[[ THE RECORDS open ]]

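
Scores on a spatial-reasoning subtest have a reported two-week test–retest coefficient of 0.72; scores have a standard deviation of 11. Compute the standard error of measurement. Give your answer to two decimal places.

5.82

SEM = 11.0000 × √(1 − 0.7200) = 11.0000 × √0.2800 ≈ 11.0000 × 0.5292 ≈ 5.8207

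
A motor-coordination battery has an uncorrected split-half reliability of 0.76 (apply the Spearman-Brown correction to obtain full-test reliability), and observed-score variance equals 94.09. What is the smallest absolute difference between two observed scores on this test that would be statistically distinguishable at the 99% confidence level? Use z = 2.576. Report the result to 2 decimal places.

13.05

σ = 94.09^(1/2) = 9.700
Spearman-Brown: r = 2(0.76) / (1 + 0.76) = 1.520 / 1.760 ≃ 0.864
SEM = 9.700 × √(1 − 0.864) = 9.700 × √0.136 ≃ 9.700 × 0.369 ≃ 3.582
Standard error of the difference = 3.582·√2 ≃ 5.066
Minimum reliable difference = 2.576 × SE_diff ≃ 2.576 × 5.066 ≃ 13.049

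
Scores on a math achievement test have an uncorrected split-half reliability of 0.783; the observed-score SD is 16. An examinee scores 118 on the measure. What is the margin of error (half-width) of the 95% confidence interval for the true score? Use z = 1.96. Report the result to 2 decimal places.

Spearman-Brown: r = 2(0.783) / (1 + 0.783) = 1.5660 / 1.7830 ≈ 0.8783
The standard error of measurement is 16.0000×√(1 − 0.8783) ≈ 16.0000×0.3489 ≈ 5.5818.
Margin = 1.96 × 5.5818 ≈ 10.9403

10.94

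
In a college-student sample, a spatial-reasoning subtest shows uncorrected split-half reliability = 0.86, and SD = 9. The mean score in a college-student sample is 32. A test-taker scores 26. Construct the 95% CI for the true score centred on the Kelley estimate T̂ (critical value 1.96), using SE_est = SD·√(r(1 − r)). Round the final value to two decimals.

[21.80, 31.11]

r_full = 2·0.86 / (1 + 0.86) ≈ 0.925
T̂ = r·X + (1 − r)·M = 0.925×26 + 0.075×32 ≈ 24.043 + 2.409 ≈ 26.452
SE_est = 9.000×√(0.925×0.075) ≈ 2.374
CI = 26.452 ± 1.96 × 2.374 → [21.798, 31.105]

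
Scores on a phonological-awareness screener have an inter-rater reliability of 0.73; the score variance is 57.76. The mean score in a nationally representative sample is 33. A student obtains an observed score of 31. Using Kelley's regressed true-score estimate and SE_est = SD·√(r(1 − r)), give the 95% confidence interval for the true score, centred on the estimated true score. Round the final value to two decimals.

SD = √57.76 = 7.6000
T̂ = 0.7300(31) + 0.2700(33) ≈ 31.5400
SE_est = SD * √(r(1 − r)) = 7.6000 * √0.1971 ≈ 7.6000 * 0.4440 ≈ 3.3741
95% CI: 31.5400 ± 6.6132 ≈ (24.9268, 38.1532)

[24.93, 38.15]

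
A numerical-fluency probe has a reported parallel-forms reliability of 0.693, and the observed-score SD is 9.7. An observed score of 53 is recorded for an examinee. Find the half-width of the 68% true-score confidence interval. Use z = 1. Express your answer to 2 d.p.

The standard error of measurement is 9.70000×√(1 − 0.69300) ≈ 9.70000×0.55408 ≈ 5.37454.
1 × SEM ≈ 5.37454

5.37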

[[ THE RECORDS closed ]]

**TASK DETAILS**
Return every record above exactly as it appears.

**EXERCISE RESULT**
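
Scores on a spatial-reasoning subtest have a reported two-week test–retest coefficient of 0.72; scores have a standard deviation of 11. Compute the standard error of measurement. Give your answer to two decimal places.

5.82

SEM = 11.0000 × √(1 − 0.7200) = 11.0000 × √0.2800 ≈ 11.0000 × 0.5292 ≈ 5.8207

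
A motor-coordination battery has an uncorrected split-half reliability of 0.76 (apply the Spearman-Brown correction to obtain full-test reliability), and observed-score variance equals 94.09. What is the smallest absolute difference between two observed scores on this test that would be statistically distinguishable at the 99% confidence level? Use z = 2.576. Report the result to 2 decimal places.

13.05

σ = 94.09^(1/2) = 9.700
Spearman-Brown: r = 2(0.76) / (1 + 0.76) = 1.520 / 1.760 ≃ 0.864
SEM = 9.700 × √(1 − 0.864) = 9.700 × √0.136 ≃ 9.700 × 0.369 ≃ 3.582
Standard error of the difference = 3.582·√2 ≃ 5.066
Minimum reliable difference = 2.576 × SE_diff ≃ 2.576 × 5.066 ≃ 13.049

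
Scores on a math achievement test have an uncorrected split-half reliability of 0.783; the observed-score SD is 16. An examinee scores 118 on the measure. What is the margin of error (half-width) of the 95% confidence interval for the true score? Use z = 1.96. Report the result to 2 decimal places.

Spearman-Brown: r = 2(0.783) / (1 + 0.783) = 1.5660 / 1.7830 ≈ 0.8783
The standard error of measurement is 16.0000×√(1 − 0.8783) ≈ 16.0000×0.3489 ≈ 5.5818.
Margin = 1.96 × 5.5818 ≈ 10.9403

10.94

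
In a college-student sample, a spatial-reasoning subtest shows uncorrected split-half reliability = 0.86, and SD = 9. The mean score in a college-student sample is 32. A test-taker scores 26. Construct the 95% CI for the true score centred on the Kelley estimate T̂ (critical value 1.96), using SE_est = SD·√(r(1 − r)). Round the final value to two decimals.

[21.80, 31.11]

r_full = 2·0.86 / (1 + 0.86) ≈ 0.925
T̂ = r·X + (1 − r)·M = 0.925×26 + 0.075×32 ≈ 24.043 + 2.409 ≈ 26.452
SE_est = 9.000×√(0.925×0.075) ≈ 2.374
CI = 26.452 ± 1.96 × 2.374 → [21.798, 31.105]

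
Scores on a phonological-awareness screener have an inter-rater reliability of 0.73; the score variance is 57.76. The mean score in a nationally representative sample is 33. A student obtains an observed score of 31. Using Kelley's regressed true-score estimate and SE_est = SD·√(r(1 − r)), give the 95% confidence interval for the true score, centred on the estimated true score. Round the final value to two decimals.

SD = √57.76 = 7.6000
T̂ = 0.7300(31) + 0.2700(33) ≈ 31.5400
SE_est = SD * √(r(1 − r)) = 7.6000 * √0.1971 ≈ 7.6000 * 0.4440 ≈ 3.3741
95% CI: 31.5400 ± 6.6132 ≈ (24.9268, 38.1532)

[24.93, 38.15]

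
A numerical-fluency probe has a reported parallel-forms reliability of 0.693, and the observed-score SD is 9.7. An observed score of 53 is recorded for an examinee. Find the half-width of the 68% true-score confidence interval. Use z = 1. Express your answer to 2 d.p.

The standard error of measurement is 9.70000×√(1 − 0.69300) ≈ 9.70000×0.55408 ≈ 5.37454.
1 × SEM ≈ 5.37454

5.37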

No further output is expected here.